◆ What to do
Report, as a bare number, how many lines of the material below contain the word "next".

◆ Data provided

*** Block opens ***

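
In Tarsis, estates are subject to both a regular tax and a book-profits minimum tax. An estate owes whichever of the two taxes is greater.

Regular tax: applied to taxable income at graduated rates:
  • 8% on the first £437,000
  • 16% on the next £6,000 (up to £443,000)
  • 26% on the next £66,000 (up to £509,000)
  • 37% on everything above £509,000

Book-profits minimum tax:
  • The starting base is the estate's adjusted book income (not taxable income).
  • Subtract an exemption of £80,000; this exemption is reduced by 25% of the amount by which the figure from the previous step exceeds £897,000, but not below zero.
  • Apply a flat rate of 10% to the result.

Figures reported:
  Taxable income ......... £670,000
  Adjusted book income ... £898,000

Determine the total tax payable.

£112,650

Regular tax:
  £437,000 × 8% = £34,960
  £6,000 × 16% = £960
  £66,000 × 26% = £17,160
  £161,000 × 37% = £59,570
  → £112,650

Book-profits minimum tax:
  Base (adjusted book income): £898,000
  Exemption: £80,000 − 25% × (£898,000 − £897,000) = £80,000 − £250 = £79,750
  Base: £898,000 − £79,750 = £818,250
  £818,250 × 10% = £81,825

£112,650 > £81,825, so the regular tax governs.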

*** Block closes ***

◆ Response area
2